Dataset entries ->
▬▬▬▬▬▬

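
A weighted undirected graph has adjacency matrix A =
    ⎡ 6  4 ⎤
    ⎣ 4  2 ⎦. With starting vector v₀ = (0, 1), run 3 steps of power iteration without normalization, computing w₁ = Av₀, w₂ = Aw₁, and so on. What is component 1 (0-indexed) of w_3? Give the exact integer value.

w1 = Av₀ = (6·0 + 4·1; 4·0 + 2·1) = (4, 2)
w2 = Aw1 = (6·4 + 4·2; 4·4 + 2·2) = (32, 20)
w3 = Aw2 = (272, 168)
The requested component of w3 is 168.

168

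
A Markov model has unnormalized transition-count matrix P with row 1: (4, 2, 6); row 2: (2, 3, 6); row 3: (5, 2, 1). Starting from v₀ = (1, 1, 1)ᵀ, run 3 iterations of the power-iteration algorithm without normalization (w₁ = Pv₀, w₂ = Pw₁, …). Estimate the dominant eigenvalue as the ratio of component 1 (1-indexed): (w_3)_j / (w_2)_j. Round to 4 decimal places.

λ ≈ 10.3559

w1 = Pv₀ = (12, 11, 8)
w2 = Pw1 = (118, 105, 90)
w3 = Pw2 = (1222, 1091, 890)
Ratio at component: 1222 / 118 = 10.3559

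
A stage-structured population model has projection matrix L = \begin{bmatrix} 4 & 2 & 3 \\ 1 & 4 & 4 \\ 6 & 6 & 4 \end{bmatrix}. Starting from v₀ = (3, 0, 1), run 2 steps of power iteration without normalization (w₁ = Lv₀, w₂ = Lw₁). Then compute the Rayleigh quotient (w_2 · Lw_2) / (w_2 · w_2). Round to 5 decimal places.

λ ≈ 11.28526

w1 = Lv₀ = (4·3 + 2·0 + 3·1; 1·3 + 4·0 + 4·1; 6·3 + 6·0 + 4·1) = (15, 7, 22)
w2 = Lw1 = (4·15 + 2·7 + 3·22; 1·15 + 4·7 + 4·22; 6·15 + 6·7 + 4·22) = (140, 131, 220)
Lw2 = (1482, 1544, 2506)
w2·Lw2 = 140·1482 + 131·1544 + 220·2506 = 961064; w2·w2 = 140·140 + 131·131 + 220·220 = 85161
λ ≈ 961064/85161 = 11.28526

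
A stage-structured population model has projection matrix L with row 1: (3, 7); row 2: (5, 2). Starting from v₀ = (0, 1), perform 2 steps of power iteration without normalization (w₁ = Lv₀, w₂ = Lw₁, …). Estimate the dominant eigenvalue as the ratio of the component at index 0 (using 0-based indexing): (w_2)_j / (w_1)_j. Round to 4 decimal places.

w1 = Lv₀ = (3·0 + 7·1; 5·0 + 2·1) = (7, 2)
w2 = Lw1 = (3·7 + 7·2; 5·7 + 2·2) = (35, 39)
Ratio at component: 35 / 7 = 5.0000

λ ≈ 5.0000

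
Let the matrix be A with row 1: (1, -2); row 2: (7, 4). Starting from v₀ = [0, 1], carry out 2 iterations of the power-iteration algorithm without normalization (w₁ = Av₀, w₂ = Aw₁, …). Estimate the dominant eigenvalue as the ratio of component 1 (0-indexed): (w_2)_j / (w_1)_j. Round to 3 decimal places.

w1 = Av₀ = (1·0 + (-2)·1; 7·0 + 4·1) = (-2, 4)
w2 = Aw1 = (1·(-2) + (-2)·4; 7·(-2) + 4·4) = (-10, 2)
Ratio at component: 2 / 4 = 0.500

λ ≈ 0.500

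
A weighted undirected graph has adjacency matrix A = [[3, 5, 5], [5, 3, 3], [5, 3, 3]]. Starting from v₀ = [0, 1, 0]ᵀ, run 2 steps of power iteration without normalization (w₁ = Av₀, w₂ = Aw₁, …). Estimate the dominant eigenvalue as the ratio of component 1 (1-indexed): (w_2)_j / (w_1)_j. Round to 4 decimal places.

w1 = Av₀ = (3·0 + 5·1 + 5·0; 5·0 + 3·1 + 3·0; 5·0 + 3·1 + 3·0) = (5, 3, 3)
w2 = Aw1 = (3·5 + 5·3 + 5·3; 5·5 + 3·3 + 3·3; 5·5 + 3·3 + 3·3) = (45, 43, 43)
Ratio at component: 45 / 5 = 9.0000

9.0000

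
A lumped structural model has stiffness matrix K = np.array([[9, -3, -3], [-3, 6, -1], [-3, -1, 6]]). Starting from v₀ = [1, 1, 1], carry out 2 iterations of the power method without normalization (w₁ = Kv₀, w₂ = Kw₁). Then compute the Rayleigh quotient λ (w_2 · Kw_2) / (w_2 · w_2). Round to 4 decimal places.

λ ≈ 8.1718

w1 = Kv₀ = (9·1 + (-3)·1 + (-3)·1; (-3)·1 + 6·1 + (-1)·1; (-3)·1 + (-1)·1 + 6·1) = (3, 2, 2)
w2 = Kw1 = (9·3 + (-3)·2 + (-3)·2; (-3)·3 + 6·2 + (-1)·2; (-3)·3 + (-1)·2 + 6·2) = (15, 1, 1)
Kw2 = (129, -40, -40)
w2·Kw2 = 15·129 + 1·(-40) + 1·(-40) = 1855; w2·w2 = 15·15 + 1·1 + 1·1 = 227
λ ≈ 1855/227 = 8.1718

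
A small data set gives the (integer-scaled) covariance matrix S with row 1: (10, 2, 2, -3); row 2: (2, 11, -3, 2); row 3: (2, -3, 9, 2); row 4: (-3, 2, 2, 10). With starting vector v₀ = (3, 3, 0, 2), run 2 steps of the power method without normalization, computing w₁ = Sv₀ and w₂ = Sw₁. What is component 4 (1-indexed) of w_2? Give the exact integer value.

168

w1 = Sv₀ = (10·3 + 2·3 + 2·0 + (-3)·2; 2·3 + 11·3 + (-3)·0 + 2·2; 2·3 + (-3)·3 + 9·0 + 2·2; (-3)·3 + 2·3 + 2·0 + 10·2) = (30, 43, 1, 17)
w2 = Sw1 = (10·30 + 2·43 + 2·1 + (-3)·17; 2·30 + 11·43 + (-3)·1 + 2·17; 2·30 + (-3)·43 + 9·1 + 2·17; (-3)·30 + 2·43 + 2·1 + 10·17) = (337, 564, -26, 168)
The requested component of w2 is 168.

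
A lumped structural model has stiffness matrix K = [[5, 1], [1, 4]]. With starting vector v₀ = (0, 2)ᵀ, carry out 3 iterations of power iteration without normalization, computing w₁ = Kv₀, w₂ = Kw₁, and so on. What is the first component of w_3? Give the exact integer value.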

▬▬▬▬▬▬

WHAT TO PRODUCE -> Reproduce exactly the line containing "w_2). Round to 4 decimal places." and every line after it through the end of the records above, and nothing else.

ANSWER BELOW ->
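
A lumped structural model has stiffness matrix K = np.array([[9, -3, -3], [-3, 6, -1], [-3, -1, 6]]). Starting from v₀ = [1, 1, 1], carry out 2 iterations of the power method without normalization (w₁ = Kv₀, w₂ = Kw₁). Then compute the Rayleigh quotient λ (w_2 · Kw_2) / (w_2 · w_2). Round to 4 decimal places.

λ ≈ 8.1718

w1 = Kv₀ = (9·1 + (-3)·1 + (-3)·1; (-3)·1 + 6·1 + (-1)·1; (-3)·1 + (-1)·1 + 6·1) = (3, 2, 2)
w2 = Kw1 = (9·3 + (-3)·2 + (-3)·2; (-3)·3 + 6·2 + (-1)·2; (-3)·3 + (-1)·2 + 6·2) = (15, 1, 1)
Kw2 = (129, -40, -40)
w2·Kw2 = 15·129 + 1·(-40) + 1·(-40) = 1855; w2·w2 = 15·15 + 1·1 + 1·1 = 227
λ ≈ 1855/227 = 8.1718

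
A small data set gives the (integer-scaled) covariance matrix S with row 1: (10, 2, 2, -3); row 2: (2, 11, -3, 2); row 3: (2, -3, 9, 2); row 4: (-3, 2, 2, 10). With starting vector v₀ = (3, 3, 0, 2), run 2 steps of the power method without normalization, computing w₁ = Sv₀ and w₂ = Sw₁. What is component 4 (1-indexed) of w_2? Give the exact integer value.

168

w1 = Sv₀ = (10·3 + 2·3 + 2·0 + (-3)·2; 2·3 + 11·3 + (-3)·0 + 2·2; 2·3 + (-3)·3 + 9·0 + 2·2; (-3)·3 + 2·3 + 2·0 + 10·2) = (30, 43, 1, 17)
w2 = Sw1 = (10·30 + 2·43 + 2·1 + (-3)·17; 2·30 + 11·43 + (-3)·1 + 2·17; 2·30 + (-3)·43 + 9·1 + 2·17; (-3)·30 + 2·43 + 2·1 + 10·17) = (337, 564, -26, 168)
The requested component of w2 is 168.

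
A lumped structural model has stiffness matrix K = [[5, 1], [1, 4]]. With starting vector v₀ = (0, 2)ᵀ, carry out 3 iterations of power iteration without normalization, computing w₁ = Kv₀, w₂ = Kw₁, and so on. What is the first component of w_3? Give the exact integer value.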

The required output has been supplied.